------ Records shown

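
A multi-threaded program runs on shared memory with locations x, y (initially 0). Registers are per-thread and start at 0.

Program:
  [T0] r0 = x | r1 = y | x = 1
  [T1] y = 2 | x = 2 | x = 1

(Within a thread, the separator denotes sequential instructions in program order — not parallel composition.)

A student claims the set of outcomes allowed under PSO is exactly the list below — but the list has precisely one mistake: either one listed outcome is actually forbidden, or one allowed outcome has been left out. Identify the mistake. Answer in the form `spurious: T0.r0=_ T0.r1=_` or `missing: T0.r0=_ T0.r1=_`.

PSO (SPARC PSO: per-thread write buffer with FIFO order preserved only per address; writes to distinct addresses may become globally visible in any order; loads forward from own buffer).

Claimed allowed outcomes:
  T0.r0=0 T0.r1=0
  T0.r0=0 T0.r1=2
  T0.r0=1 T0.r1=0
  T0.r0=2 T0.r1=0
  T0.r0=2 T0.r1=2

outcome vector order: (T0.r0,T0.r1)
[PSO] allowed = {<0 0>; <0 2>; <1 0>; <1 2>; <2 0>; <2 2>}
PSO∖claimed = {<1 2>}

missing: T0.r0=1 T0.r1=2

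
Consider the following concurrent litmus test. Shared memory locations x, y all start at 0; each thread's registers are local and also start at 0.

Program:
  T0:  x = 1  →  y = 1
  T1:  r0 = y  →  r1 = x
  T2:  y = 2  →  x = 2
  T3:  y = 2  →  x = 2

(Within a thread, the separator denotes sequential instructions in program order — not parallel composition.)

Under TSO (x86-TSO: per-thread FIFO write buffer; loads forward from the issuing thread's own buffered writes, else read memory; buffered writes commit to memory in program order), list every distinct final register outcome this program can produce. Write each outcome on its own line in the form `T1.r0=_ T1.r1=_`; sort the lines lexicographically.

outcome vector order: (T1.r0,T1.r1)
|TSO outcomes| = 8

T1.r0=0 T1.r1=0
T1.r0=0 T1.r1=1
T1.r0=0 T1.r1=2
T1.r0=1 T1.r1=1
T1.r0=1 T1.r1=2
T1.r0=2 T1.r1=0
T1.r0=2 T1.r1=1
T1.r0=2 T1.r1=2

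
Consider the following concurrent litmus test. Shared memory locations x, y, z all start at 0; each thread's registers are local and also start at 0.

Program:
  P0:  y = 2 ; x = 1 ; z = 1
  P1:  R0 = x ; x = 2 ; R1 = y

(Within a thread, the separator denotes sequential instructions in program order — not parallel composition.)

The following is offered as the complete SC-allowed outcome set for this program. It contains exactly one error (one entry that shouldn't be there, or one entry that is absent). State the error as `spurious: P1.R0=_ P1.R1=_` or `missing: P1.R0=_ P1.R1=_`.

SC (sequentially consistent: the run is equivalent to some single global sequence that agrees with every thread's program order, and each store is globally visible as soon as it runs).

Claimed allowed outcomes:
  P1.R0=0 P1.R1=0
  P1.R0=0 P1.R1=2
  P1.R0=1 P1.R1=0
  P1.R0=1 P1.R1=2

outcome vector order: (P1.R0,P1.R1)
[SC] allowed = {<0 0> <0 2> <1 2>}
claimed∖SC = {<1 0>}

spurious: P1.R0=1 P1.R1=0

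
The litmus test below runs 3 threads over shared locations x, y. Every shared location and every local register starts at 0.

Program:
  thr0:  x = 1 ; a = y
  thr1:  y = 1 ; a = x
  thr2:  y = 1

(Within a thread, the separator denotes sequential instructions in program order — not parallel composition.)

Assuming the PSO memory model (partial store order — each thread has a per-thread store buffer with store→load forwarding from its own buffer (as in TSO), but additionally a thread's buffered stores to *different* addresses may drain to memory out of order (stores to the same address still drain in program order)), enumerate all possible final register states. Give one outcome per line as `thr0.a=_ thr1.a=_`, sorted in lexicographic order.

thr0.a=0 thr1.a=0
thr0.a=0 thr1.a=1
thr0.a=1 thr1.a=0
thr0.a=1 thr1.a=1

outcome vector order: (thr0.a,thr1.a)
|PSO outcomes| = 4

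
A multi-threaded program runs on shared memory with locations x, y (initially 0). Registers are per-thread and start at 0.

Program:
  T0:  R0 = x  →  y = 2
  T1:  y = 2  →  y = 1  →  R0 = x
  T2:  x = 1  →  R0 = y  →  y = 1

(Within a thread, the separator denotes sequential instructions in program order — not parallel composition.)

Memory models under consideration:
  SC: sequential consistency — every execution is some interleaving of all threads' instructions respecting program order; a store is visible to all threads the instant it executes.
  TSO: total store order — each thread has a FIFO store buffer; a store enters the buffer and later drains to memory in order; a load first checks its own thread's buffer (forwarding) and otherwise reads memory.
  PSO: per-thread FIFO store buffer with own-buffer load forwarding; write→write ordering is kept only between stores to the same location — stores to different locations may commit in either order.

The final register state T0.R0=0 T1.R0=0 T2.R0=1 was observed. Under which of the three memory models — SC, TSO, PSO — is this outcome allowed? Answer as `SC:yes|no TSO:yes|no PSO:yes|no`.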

------------

Your assignment: Filter the lines above so that only those with the string "local" remain, then copy them.

Task answer:
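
Consider the following concurrent litmus test. Shared memory locations x, y all start at 0; each thread's registers are local and also start at 0.
Consider the following concurrent litmus test. Shared memory locations x, y, z all start at 0; each thread's registers are local and also start at 0.
The litmus test below runs 3 threads over shared locations x, y. Every shared location and every local register starts at 0.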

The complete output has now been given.